# YOUR TASK
Write out every line below that includes the word "Render".

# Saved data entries
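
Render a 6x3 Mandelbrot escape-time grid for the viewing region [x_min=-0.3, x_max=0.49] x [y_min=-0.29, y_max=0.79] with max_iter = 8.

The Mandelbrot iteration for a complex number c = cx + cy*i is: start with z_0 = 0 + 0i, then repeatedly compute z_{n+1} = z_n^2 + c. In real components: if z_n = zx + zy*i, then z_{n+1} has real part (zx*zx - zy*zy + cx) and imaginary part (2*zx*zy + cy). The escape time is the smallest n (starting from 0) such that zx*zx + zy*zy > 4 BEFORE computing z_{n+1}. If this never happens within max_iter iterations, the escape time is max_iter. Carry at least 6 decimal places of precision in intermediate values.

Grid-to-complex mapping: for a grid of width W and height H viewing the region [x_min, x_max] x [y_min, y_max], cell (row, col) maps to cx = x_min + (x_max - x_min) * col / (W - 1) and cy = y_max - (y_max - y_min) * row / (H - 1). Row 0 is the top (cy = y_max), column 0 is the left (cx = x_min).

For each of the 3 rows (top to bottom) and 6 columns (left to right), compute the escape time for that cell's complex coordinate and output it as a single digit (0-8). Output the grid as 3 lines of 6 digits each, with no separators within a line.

Answer: 888543
888886
888886

Derivation:
(row=0, col=0): c = -0.3000 + 0.7900i → escape time 8
(row=0, col=1): c = -0.1420 + 0.7900i → escape time 8
(row=0, col=2): c = 0.0160 + 0.7900i → escape time 8
(row=0, col=3): c = 0.1740 + 0.7900i → escape time 5
(row=0, col=4): c = 0.3320 + 0.7900i → escape time 4
(row=0, col=5): c = 0.4900 + 0.7900i → escape time 3
(row=1, col=0): c = -0.3000 + 0.2500i → escape time 8
(row=1, col=1): c = -0.1420 + 0.2500i → escape time 8
(row=1, col=2): c = 0.0160 + 0.2500i → escape time 8
(row=1, col=3): c = 0.1740 + 0.2500i → escape time 8
(row=1, col=4): c = 0.3320 + 0.2500i → escape time 8
(row=1, col=5): c = 0.4900 + 0.2500i → escape time 6
(row=2, col=0): c = -0.3000 + -0.2900i → escape time 8
(row=2, col=1): c = -0.1420 + -0.2900i → escape time 8
(row=2, col=2): c = 0.0160 + -0.2900i → escape time 8
(row=2, col=3): c = 0.1740 + -0.2900i → escape time 8
(row=2, col=4): c = 0.3320 + -0.2900i → escape time 8
(row=2, col=5): c = 0.4900 + -0.2900i → escape time 6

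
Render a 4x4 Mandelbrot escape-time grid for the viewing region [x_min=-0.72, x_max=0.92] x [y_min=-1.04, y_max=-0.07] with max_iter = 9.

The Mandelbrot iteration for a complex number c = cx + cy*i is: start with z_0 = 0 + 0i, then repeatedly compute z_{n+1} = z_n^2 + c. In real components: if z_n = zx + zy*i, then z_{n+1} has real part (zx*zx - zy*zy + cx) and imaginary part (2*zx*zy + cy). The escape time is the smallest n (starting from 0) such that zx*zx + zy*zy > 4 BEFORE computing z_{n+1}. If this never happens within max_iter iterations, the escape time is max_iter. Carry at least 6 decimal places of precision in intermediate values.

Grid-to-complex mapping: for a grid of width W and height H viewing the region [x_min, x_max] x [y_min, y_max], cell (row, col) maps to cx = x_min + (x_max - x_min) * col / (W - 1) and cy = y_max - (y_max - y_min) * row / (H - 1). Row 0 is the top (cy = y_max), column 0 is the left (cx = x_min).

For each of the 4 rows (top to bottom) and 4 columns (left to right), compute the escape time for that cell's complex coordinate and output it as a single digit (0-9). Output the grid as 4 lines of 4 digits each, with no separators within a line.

Answer: 9993
9993
5952
3932

Derivation:
(row=0, col=0): c = -0.7200 + -0.0700i → escape time 9
(row=0, col=1): c = -0.1733 + -0.0700i → escape time 9
(row=0, col=2): c = 0.3733 + -0.0700i → escape time 9
(row=0, col=3): c = 0.9200 + -0.0700i → escape time 3
(row=1, col=0): c = -0.7200 + -0.3933i → escape time 9
(row=1, col=1): c = -0.1733 + -0.3933i → escape time 9
(row=1, col=2): c = 0.3733 + -0.3933i → escape time 9
(row=1, col=3): c = 0.9200 + -0.3933i → escape time 3
(row=2, col=0): c = -0.7200 + -0.7167i → escape time 5
(row=2, col=1): c = -0.1733 + -0.7167i → escape time 9
(row=2, col=2): c = 0.3733 + -0.7167i → escape time 5
(row=2, col=3): c = 0.9200 + -0.7167i → escape time 2
(row=3, col=0): c = -0.7200 + -1.0400i → escape time 3
(row=3, col=1): c = -0.1733 + -1.0400i → escape time 9
(row=3, col=2): c = 0.3733 + -1.0400i → escape time 3
(row=3, col=3): c = 0.9200 + -1.0400i → escape time 2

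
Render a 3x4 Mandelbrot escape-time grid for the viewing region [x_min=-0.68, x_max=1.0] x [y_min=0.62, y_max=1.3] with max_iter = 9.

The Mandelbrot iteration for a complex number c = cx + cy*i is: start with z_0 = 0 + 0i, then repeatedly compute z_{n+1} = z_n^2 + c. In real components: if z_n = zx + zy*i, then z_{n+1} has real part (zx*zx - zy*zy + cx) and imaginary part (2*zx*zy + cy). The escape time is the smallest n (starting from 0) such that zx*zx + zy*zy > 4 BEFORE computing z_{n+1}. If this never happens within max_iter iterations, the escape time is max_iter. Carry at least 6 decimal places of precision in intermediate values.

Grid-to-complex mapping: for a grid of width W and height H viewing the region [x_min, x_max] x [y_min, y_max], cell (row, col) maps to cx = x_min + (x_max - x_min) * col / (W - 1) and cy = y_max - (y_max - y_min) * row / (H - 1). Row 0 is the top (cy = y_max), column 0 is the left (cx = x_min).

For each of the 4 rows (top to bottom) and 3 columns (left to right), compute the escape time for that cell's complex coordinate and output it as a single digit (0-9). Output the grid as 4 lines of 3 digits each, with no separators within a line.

Answer: 322
342
452
692

Derivation:
(row=0, col=0): c = -0.6800 + 1.3000i → escape time 3
(row=0, col=1): c = 0.1600 + 1.3000i → escape time 2
(row=0, col=2): c = 1.0000 + 1.3000i → escape time 2
(row=1, col=0): c = -0.6800 + 1.0733i → escape time 3
(row=1, col=1): c = 0.1600 + 1.0733i → escape time 4
(row=1, col=2): c = 1.0000 + 1.0733i → escape time 2
(row=2, col=0): c = -0.6800 + 0.8467i → escape time 4
(row=2, col=1): c = 0.1600 + 0.8467i → escape time 5
(row=2, col=2): c = 1.0000 + 0.8467i → escape time 2
(row=3, col=0): c = -0.6800 + 0.6200i → escape time 6
(row=3, col=1): c = 0.1600 + 0.6200i → escape time 9
(row=3, col=2): c = 1.0000 + 0.6200i → escape time 2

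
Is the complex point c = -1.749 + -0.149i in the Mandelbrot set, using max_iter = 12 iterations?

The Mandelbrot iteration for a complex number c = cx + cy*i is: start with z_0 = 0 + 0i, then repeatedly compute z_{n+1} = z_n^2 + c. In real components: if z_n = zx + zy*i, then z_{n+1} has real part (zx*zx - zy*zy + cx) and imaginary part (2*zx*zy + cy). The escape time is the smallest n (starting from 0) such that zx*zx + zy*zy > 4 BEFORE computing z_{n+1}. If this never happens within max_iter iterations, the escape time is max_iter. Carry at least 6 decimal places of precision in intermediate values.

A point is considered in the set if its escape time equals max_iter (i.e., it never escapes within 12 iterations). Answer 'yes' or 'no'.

Answer: no

Derivation:
z_0 = 0 + 0i, c = -1.7490 + -0.1490i
Iter 1: z = -1.7490 + -0.1490i, |z|^2 = 3.0812
Iter 2: z = 1.2878 + 0.3722i, |z|^2 = 1.7970
Iter 3: z = -0.2291 + 0.8096i, |z|^2 = 0.7080
Iter 4: z = -2.3520 + -0.5200i, |z|^2 = 5.8024
Escaped at iteration 4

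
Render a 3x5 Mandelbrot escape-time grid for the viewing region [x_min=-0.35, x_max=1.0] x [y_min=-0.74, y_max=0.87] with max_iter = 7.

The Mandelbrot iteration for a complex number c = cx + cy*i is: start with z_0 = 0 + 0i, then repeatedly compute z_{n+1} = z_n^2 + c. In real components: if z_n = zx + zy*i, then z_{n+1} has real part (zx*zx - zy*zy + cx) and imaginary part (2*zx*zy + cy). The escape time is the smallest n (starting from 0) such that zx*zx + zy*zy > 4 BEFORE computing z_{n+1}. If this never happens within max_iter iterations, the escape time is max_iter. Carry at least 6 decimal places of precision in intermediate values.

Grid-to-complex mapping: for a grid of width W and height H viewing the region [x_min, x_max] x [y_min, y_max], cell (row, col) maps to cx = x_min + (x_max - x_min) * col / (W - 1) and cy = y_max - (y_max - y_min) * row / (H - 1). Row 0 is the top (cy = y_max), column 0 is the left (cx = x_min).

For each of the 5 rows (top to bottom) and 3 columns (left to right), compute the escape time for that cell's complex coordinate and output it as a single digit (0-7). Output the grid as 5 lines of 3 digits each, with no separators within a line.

Answer: 642
772
772
772
752

Derivation:
(row=0, col=0): c = -0.3500 + 0.8700i → escape time 6
(row=0, col=1): c = 0.3250 + 0.8700i → escape time 4
(row=0, col=2): c = 1.0000 + 0.8700i → escape time 2
(row=1, col=0): c = -0.3500 + 0.4675i → escape time 7
(row=1, col=1): c = 0.3250 + 0.4675i → escape time 7
(row=1, col=2): c = 1.0000 + 0.4675i → escape time 2
(row=2, col=0): c = -0.3500 + 0.0650i → escape time 7
(row=2, col=1): c = 0.3250 + 0.0650i → escape time 7
(row=2, col=2): c = 1.0000 + 0.0650i → escape time 2
(row=3, col=0): c = -0.3500 + -0.3375i → escape time 7
(row=3, col=1): c = 0.3250 + -0.3375i → escape time 7
(row=3, col=2): c = 1.0000 + -0.3375i → escape time 2
(row=4, col=0): c = -0.3500 + -0.7400i → escape time 7
(row=4, col=1): c = 0.3250 + -0.7400i → escape time 5
(row=4, col=2): c = 1.0000 + -0.7400i → escape time 2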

# RESULT OF THE EXERCISE
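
Render a 6x3 Mandelbrot escape-time grid for the viewing region [x_min=-0.3, x_max=0.49] x [y_min=-0.29, y_max=0.79] with max_iter = 8.
Render a 4x4 Mandelbrot escape-time grid for the viewing region [x_min=-0.72, x_max=0.92] x [y_min=-1.04, y_max=-0.07] with max_iter = 9.
Render a 3x4 Mandelbrot escape-time grid for the viewing region [x_min=-0.68, x_max=1.0] x [y_min=0.62, y_max=1.3] with max_iter = 9.
Render a 3x5 Mandelbrot escape-time grid for the viewing region [x_min=-0.35, x_max=1.0] x [y_min=-0.74, y_max=0.87] with max_iter = 7.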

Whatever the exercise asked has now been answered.